**Work order**
Beginning with the first line of the data below, reproduce every line unchanged, ending with the line that holds "Answer: $-2751$".
*****
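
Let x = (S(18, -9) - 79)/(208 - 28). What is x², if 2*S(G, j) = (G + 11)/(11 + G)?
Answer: 24649/129600 ≈ 0.19019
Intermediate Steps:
S(G, j) = ½ (S(G, j) = ((G + 11)/(11 + G))/2 = ((11 + G)/(11 + G))/2 = (½)*1 = ½)
x = -157/360 (x = (½ - 79)/(208 - 28) = -157/2/180 = -157/2*1/180 = -157/360 ≈ -0.43611)
x² = (-157/360)² = 24649/129600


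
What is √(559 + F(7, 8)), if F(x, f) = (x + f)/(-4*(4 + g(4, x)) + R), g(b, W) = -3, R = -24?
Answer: √109459/14 ≈ 23.632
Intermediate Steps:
F(x, f) = -f/28 - x/28 (F(x, f) = (x + f)/(-4*(4 - 3) - 24) = (f + x)/(-4*1 - 24) = (f + x)/(-4 - 24) = (f + x)/(-28) = (f + x)*(-1/28) = -f/28 - x/28)
√(559 + F(7, 8)) = √(559 + (-1/28*8 - 1/28*7)) = √(559 + (-2/7 - ¼)) = √(559 - 15/28) = √(15637/28) = √109459/14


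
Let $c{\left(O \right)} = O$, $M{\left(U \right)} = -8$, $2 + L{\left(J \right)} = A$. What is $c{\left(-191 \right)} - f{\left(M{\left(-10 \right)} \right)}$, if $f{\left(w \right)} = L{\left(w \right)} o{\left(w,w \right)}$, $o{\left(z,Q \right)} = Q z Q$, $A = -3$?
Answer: $-2751$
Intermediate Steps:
$L{\left(J \right)} = -5$ ($L{\left(J \right)} = -2 - 3 = -5$)
$o{\left(z,Q \right)} = z Q^{2}$
$f{\left(w \right)} = - 5 w^{3}$ ($f{\left(w \right)} = - 5 w w^{2} = - 5 w^{3}$)
$c{\left(-191 \right)} - f{\left(M{\left(-10 \right)} \right)} = -191 - - 5 \left(-8\right)^{3} = -191 - \left(-5\right) \left(-512\right) = -191 - 2560 = -2751$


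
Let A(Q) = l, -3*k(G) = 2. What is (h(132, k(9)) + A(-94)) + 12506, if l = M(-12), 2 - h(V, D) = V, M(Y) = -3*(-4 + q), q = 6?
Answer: 12370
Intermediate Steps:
M(Y) = -6 (M(Y) = -3*(-4 + 6) = -3*2 = -6)
k(G) = -⅔ (k(G) = -⅓*2 = -⅔)
h(V, D) = 2 - V
l = -6
A(Q) = -6
(h(132, k(9)) + A(-94)) + 12506 = ((2 - 1*132) - 6) + 12506 = ((2 - 132) - 6) + 12506 = (-130 - 6) + 12506 = -136 + 12506 = 12370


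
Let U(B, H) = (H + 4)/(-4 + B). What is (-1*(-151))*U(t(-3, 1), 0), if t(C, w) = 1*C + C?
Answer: -302/5 ≈ -60.400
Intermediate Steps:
t(C, w) = 2*C (t(C, w) = C + C = 2*C)
U(B, H) = (4 + H)/(-4 + B)
(-1*(-151))*U(t(-3, 1), 0) = (-1*(-151))*((4 + 0)/(-4 + 2*(-3))) = 151*(4/(-4 - 6)) = 151*(4/(-10)) = 151*(-1/10*4) = 151*(-2/5) = -302/5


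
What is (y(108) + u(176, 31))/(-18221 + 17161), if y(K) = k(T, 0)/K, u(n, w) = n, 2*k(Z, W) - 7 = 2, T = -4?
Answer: -845/5088 ≈ -0.16608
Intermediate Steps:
k(Z, W) = 9/2 (k(Z, W) = 7/2 + (½)*2 = 7/2 + 1 = 9/2)
y(K) = 9/(2*K)
(y(108) + u(176, 31))/(-18221 + 17161) = ((9/2)/108 + 176)/(-18221 + 17161) = ((9/2)*(1/108) + 176)/(-1060) = (1/24 + 176)*(-1/1060) = (4225/24)*(-1/1060) = -845/5088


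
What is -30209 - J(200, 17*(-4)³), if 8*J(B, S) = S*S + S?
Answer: -178041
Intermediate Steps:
J(B, S) = S/8 + S²/8 (J(B, S) = (S*S + S)/8 = (S² + S)/8 = (S + S²)/8 = S/8 + S²/8)
-30209 - J(200, 17*(-4)³) = -30209 - 17*(-4)³*(1 + 17*(-4)³)/8 = -30209 - 17*(-64)*(1 + 17*(-64))/8 = -30209 - (-1088)*(1 - 1088)/8 = -30209 - (-1088)*(-1087)/8 = -30209 - 1*147832 = -30209 - 147832 = -178041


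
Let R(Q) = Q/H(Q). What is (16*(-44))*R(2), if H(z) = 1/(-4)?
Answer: 5632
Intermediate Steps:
H(z) = -¼ (H(z) = 1*(-¼) = -¼)
R(Q) = -4*Q (R(Q) = Q/(-¼) = Q*(-4) = -4*Q)
(16*(-44))*R(2) = (16*(-44))*(-4*2) = -704*(-8) = 5632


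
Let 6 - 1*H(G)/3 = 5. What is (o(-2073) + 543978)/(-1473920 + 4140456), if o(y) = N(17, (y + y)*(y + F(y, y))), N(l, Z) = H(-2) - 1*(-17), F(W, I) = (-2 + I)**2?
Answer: 271999/1333268 ≈ 0.20401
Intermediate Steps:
H(G) = 3 (H(G) = 18 - 3*5 = 18 - 15 = 3)
N(l, Z) = 20 (N(l, Z) = 3 - 1*(-17) = 3 + 17 = 20)
o(y) = 20
(o(-2073) + 543978)/(-1473920 + 4140456) = (20 + 543978)/(-1473920 + 4140456) = 543998/2666536 = 543998*(1/2666536) = 271999/1333268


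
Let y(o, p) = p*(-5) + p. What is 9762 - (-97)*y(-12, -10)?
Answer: 13642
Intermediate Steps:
y(o, p) = -4*p (y(o, p) = -5*p + p = -4*p)
9762 - (-97)*y(-12, -10) = 9762 - (-97)*(-4*(-10)) = 9762 - (-97)*40 = 9762 - 1*(-3880) = 9762 + 3880 = 13642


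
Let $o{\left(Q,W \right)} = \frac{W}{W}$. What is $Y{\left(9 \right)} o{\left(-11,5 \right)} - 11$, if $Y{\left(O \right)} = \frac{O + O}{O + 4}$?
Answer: $- \frac{125}{13} \approx -9.6154$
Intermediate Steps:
$o{\left(Q,W \right)} = 1$
$Y{\left(O \right)} = \frac{2 O}{4 + O}$
$Y{\left(9 \right)} o{\left(-11,5 \right)} - 11 = 2 \cdot 9 \frac{1}{4 + 9} \cdot 1 - 11 = 2 \cdot 9 \cdot \frac{1}{13} \cdot 1 - 11 = \frac{18}{13} \cdot 1 - 11 = \frac{18}{13} - 11 = - \frac{125}{13}$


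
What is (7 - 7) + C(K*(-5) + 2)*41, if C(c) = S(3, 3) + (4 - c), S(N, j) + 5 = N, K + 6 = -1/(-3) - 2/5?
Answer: -3731/3 ≈ -1243.7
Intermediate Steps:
K = -91/15 (K = -6 + (-1/(-3) - 2/5) = -6 + (-1*(-⅓) - 2*⅕) = -6 + (⅓ - ⅖) = -6 - 1/15 = -91/15 ≈ -6.0667)
S(N, j) = -5 + N
C(c) = 2 - c (C(c) = (-5 + 3) + (4 - c) = -2 + (4 - c) = 2 - c)
(7 - 7) + C(K*(-5) + 2)*41 = (7 - 7) + (2 - (-91/15*(-5) + 2))*41 = 0 + (2 - (91/3 + 2))*41 = 0 + (2 - 1*97/3)*41 = 0 + (2 - 97/3)*41 = 0 - 91/3*41 = 0 - 3731/3 = -3731/3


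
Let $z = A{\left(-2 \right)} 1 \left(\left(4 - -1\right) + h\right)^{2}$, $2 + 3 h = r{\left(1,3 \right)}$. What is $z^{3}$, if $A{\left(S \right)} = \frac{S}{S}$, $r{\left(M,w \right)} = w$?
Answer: $\frac{16777216}{729} \approx 23014.0$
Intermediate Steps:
$h = \frac{1}{3}$ ($h = - \frac{2}{3} + \frac{1}{3} \cdot 3 = - \frac{2}{3} + 1 = \frac{1}{3} \approx 0.33333$)
$A{\left(S \right)} = 1$
$z = \frac{256}{9}$ ($z = 1 \cdot 1 \left(\left(4 - -1\right) + \frac{1}{3}\right)^{2} = 1 \left(\left(4 + 1\right) + \frac{1}{3}\right)^{2} = 1 \left(5 + \frac{1}{3}\right)^{2} = 1 \left(\frac{16}{3}\right)^{2} = 1 \cdot \frac{256}{9} = \frac{256}{9} \approx 28.444$)
$z^{3} = \left(\frac{256}{9}\right)^{3} = \frac{16777216}{729}$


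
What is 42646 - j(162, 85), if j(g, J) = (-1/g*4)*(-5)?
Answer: 3454316/81 ≈ 42646.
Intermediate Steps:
j(g, J) = 20/g (j(g, J) = -4/g*(-5) = 20/g)
42646 - j(162, 85) = 42646 - 20/162 = 42646 - 1*10/81 = 42646 - 10/81 = 3454316/81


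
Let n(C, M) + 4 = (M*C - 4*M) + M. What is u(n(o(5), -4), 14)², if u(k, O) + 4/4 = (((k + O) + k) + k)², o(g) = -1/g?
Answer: 1662926841/625 ≈ 2.6607e+6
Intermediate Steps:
n(C, M) = -4 - 3*M + C*M (n(C, M) = -4 + ((M*C - 4*M) + M) = -4 + ((C*M - 4*M) + M) = -4 + ((-4*M + C*M) + M) = -4 + (-3*M + C*M) = -4 - 3*M + C*M)
u(k, O) = -1 + (O + 3*k)² (u(k, O) = -1 + (((k + O) + k) + k)² = -1 + (((O + k) + k) + k)² = -1 + ((O + 2*k) + k)² = -1 + (O + 3*k)²)
u(n(o(5), -4), 14)² = (-1 + (14 + 3*(-4 - 3*(-4) - 1/5*(-4)))²)² = (-1 + (14 + 3*(-4 + 12 - 1*⅕*(-4)))²)² = (-1 + (14 + 3*(-4 + 12 - ⅕*(-4)))²)² = (-1 + (14 + 3*(-4 + 12 + ⅘))²)² = (-1 + (14 + 3*(44/5))²)² = (-1 + (14 + 132/5)²)² = (-1 + (202/5)²)² = (-1 + 40804/25)² = (40779/25)² = 1662926841/625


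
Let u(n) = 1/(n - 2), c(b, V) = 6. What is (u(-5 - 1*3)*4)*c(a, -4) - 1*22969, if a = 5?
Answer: -114857/5 ≈ -22971.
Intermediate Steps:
u(n) = 1/(-2 + n)
(u(-5 - 1*3)*4)*c(a, -4) - 1*22969 = (4/(-2 + (-5 - 1*3)))*6 - 1*22969 = (4/(-2 + (-5 - 3)))*6 - 22969 = (4/(-2 - 8))*6 - 22969 = (4/(-10))*6 - 22969 = -1/10*4*6 - 22969 = -2/5*6 - 22969 = -12/5 - 22969 = -114857/5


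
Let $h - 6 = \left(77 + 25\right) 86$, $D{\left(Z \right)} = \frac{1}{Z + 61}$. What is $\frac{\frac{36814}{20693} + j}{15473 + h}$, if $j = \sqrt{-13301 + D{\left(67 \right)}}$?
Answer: $\frac{36814}{501825943} + \frac{i \sqrt{3405054}}{388016} \approx 7.336 \cdot 10^{-5} + 0.0047557 i$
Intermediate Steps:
$D{\left(Z \right)} = \frac{1}{61 + Z}$
$j = \frac{i \sqrt{3405054}}{16}$ ($j = \sqrt{-13301 + \frac{1}{61 + 67}} = \sqrt{-13301 + \frac{1}{128}} = \sqrt{- \frac{1702527}{128}} = \frac{i \sqrt{3405054}}{16} \approx 115.33 i$)
$h = 8778$ ($h = 6 + \left(77 + 25\right) 86 = 6 + 102 \cdot 86 = 6 + 8772 = 8778$)
$\frac{\frac{36814}{20693} + j}{15473 + h} = \frac{\frac{36814}{20693} + \frac{i \sqrt{3405054}}{16}}{15473 + 8778} = \frac{36814 \cdot \frac{1}{20693} + \frac{i \sqrt{3405054}}{16}}{24251} = \left(\frac{36814}{20693} + \frac{i \sqrt{3405054}}{16}\right) \frac{1}{24251} = \frac{36814}{501825943} + \frac{i \sqrt{3405054}}{388016}$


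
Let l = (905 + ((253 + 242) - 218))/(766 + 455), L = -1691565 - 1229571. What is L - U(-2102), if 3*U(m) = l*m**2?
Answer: -5307558232/1221 ≈ -4.3469e+6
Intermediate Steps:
L = -2921136
l = 394/407 (l = (905 + (495 - 218))/1221 = (905 + 277)*(1/1221) = 1182*(1/1221) = 394/407 ≈ 0.96806)
U(m) = 394*m**2/1221 (U(m) = (394*m**2/407)/3 = 394*m**2/1221)
L - U(-2102) = -2921136 - 394*(-2102)**2/1221 = -2921136 - 394*4418404/1221 = -2921136 - 1*1740851176/1221 = -2921136 - 1740851176/1221 = -5307558232/1221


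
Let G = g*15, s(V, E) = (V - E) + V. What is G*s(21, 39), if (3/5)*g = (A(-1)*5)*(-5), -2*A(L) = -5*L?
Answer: 9375/2 ≈ 4687.5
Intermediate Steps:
A(L) = 5*L/2 (A(L) = -(-5)*L/2 = 5*L/2)
g = 625/6 (g = 5*((((5/2)*(-1))*5)*(-5))/3 = 5*(-5/2*5*(-5))/3 = 5*(-25/2*(-5))/3 = (5/3)*(125/2) = 625/6 ≈ 104.17)
s(V, E) = -E + 2*V
G = 3125/2 (G = (625/6)*15 = 3125/2 ≈ 1562.5)
G*s(21, 39) = 3125*(-1*39 + 2*21)/2 = 3125*(-39 + 42)/2 = (3125/2)*3 = 9375/2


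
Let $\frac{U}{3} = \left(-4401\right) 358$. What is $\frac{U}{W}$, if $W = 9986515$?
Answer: $- \frac{4726674}{9986515} \approx -0.47331$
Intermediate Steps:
$U = -4726674$ ($U = 3 \left(\left(-4401\right) 358\right) = 3 \left(-1575558\right) = -4726674$)
$\frac{U}{W} = - \frac{4726674}{9986515}$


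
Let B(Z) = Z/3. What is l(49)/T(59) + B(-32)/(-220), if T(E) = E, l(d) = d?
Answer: 8557/9735 ≈ 0.87899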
*****
**Answer area**
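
Let x = (S(18, -9) - 79)/(208 - 28). What is x², if 2*S(G, j) = (G + 11)/(11 + G)?
Answer: 24649/129600 ≈ 0.19019
Intermediate Steps:
S(G, j) = ½ (S(G, j) = ((G + 11)/(11 + G))/2 = ((11 + G)/(11 + G))/2 = (½)*1 = ½)
x = -157/360 (x = (½ - 79)/(208 - 28) = -157/2/180 = -157/2*1/180 = -157/360 ≈ -0.43611)
x² = (-157/360)² = 24649/129600


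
What is √(559 + F(7, 8)), if F(x, f) = (x + f)/(-4*(4 + g(4, x)) + R), g(b, W) = -3, R = -24?
Answer: √109459/14 ≈ 23.632
Intermediate Steps:
F(x, f) = -f/28 - x/28 (F(x, f) = (x + f)/(-4*(4 - 3) - 24) = (f + x)/(-4*1 - 24) = (f + x)/(-4 - 24) = (f + x)/(-28) = (f + x)*(-1/28) = -f/28 - x/28)
√(559 + F(7, 8)) = √(559 + (-1/28*8 - 1/28*7)) = √(559 + (-2/7 - ¼)) = √(559 - 15/28) = √(15637/28) = √109459/14


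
Let $c{\left(O \right)} = O$, $M{\left(U \right)} = -8$, $2 + L{\left(J \right)} = A$. What is $c{\left(-191 \right)} - f{\left(M{\left(-10 \right)} \right)}$, if $f{\left(w \right)} = L{\left(w \right)} o{\left(w,w \right)}$, $o{\left(z,Q \right)} = Q z Q$, $A = -3$?
Answer: $-2751$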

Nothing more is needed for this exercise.